[Provided records Boundary: Start]

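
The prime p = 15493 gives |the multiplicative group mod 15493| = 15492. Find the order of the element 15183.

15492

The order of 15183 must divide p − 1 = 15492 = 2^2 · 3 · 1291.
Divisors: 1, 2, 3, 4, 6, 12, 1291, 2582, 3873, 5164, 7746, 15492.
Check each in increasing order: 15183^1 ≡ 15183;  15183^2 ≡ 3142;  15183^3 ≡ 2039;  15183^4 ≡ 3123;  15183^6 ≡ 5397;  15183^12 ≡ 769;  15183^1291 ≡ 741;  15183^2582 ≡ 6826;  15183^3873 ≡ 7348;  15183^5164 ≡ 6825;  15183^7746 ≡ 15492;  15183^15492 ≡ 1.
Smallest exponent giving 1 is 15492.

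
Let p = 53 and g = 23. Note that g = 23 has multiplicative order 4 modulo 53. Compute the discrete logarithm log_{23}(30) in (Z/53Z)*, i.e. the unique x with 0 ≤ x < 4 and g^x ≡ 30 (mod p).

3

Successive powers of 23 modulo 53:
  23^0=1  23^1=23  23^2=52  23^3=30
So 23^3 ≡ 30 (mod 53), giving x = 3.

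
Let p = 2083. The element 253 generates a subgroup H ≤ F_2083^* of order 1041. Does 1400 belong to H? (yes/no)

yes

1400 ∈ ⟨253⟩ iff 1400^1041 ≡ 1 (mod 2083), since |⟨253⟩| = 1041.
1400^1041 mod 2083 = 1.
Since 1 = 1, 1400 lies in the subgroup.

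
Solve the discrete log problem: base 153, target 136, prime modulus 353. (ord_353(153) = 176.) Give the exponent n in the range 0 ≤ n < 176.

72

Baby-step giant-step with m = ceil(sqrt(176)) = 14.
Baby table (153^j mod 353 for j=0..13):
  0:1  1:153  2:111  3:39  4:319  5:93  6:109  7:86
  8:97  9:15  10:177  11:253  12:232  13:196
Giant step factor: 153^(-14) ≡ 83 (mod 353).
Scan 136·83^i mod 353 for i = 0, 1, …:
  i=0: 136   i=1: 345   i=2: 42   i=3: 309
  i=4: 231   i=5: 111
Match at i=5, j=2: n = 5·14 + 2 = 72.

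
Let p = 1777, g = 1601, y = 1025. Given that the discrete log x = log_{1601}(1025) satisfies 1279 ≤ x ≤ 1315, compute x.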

[Provided records Boundary: End]

> [What to do]
Character for character, reproduce all of the lines above.

> [Task output]
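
The prime p = 15493 gives |the multiplicative group mod 15493| = 15492. Find the order of the element 15183.

15492

The order of 15183 must divide p − 1 = 15492 = 2^2 · 3 · 1291.
Divisors: 1, 2, 3, 4, 6, 12, 1291, 2582, 3873, 5164, 7746, 15492.
Check each in increasing order: 15183^1 ≡ 15183;  15183^2 ≡ 3142;  15183^3 ≡ 2039;  15183^4 ≡ 3123;  15183^6 ≡ 5397;  15183^12 ≡ 769;  15183^1291 ≡ 741;  15183^2582 ≡ 6826;  15183^3873 ≡ 7348;  15183^5164 ≡ 6825;  15183^7746 ≡ 15492;  15183^15492 ≡ 1.
Smallest exponent giving 1 is 15492.

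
Let p = 53 and g = 23. Note that g = 23 has multiplicative order 4 modulo 53. Compute the discrete logarithm log_{23}(30) in (Z/53Z)*, i.e. the unique x with 0 ≤ x < 4 and g^x ≡ 30 (mod p).

3

Successive powers of 23 modulo 53:
  23^0=1  23^1=23  23^2=52  23^3=30
So 23^3 ≡ 30 (mod 53), giving x = 3.

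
Let p = 2083. The element 253 generates a subgroup H ≤ F_2083^* of order 1041. Does 1400 belong to H? (yes/no)

yes

1400 ∈ ⟨253⟩ iff 1400^1041 ≡ 1 (mod 2083), since |⟨253⟩| = 1041.
1400^1041 mod 2083 = 1.
Since 1 = 1, 1400 lies in the subgroup.

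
Solve the discrete log problem: base 153, target 136, prime modulus 353. (ord_353(153) = 176.) Give the exponent n in the range 0 ≤ n < 176.

72

Baby-step giant-step with m = ceil(sqrt(176)) = 14.
Baby table (153^j mod 353 for j=0..13):
  0:1  1:153  2:111  3:39  4:319  5:93  6:109  7:86
  8:97  9:15  10:177  11:253  12:232  13:196
Giant step factor: 153^(-14) ≡ 83 (mod 353).
Scan 136·83^i mod 353 for i = 0, 1, …:
  i=0: 136   i=1: 345   i=2: 42   i=3: 309
  i=4: 231   i=5: 111
Match at i=5, j=2: n = 5·14 + 2 = 72.

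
Let p = 1777, g = 1601, y = 1025. Given that the discrete log x = log_{1601}(1025) satisfies 1279 ≤ x ≤ 1315, compute x.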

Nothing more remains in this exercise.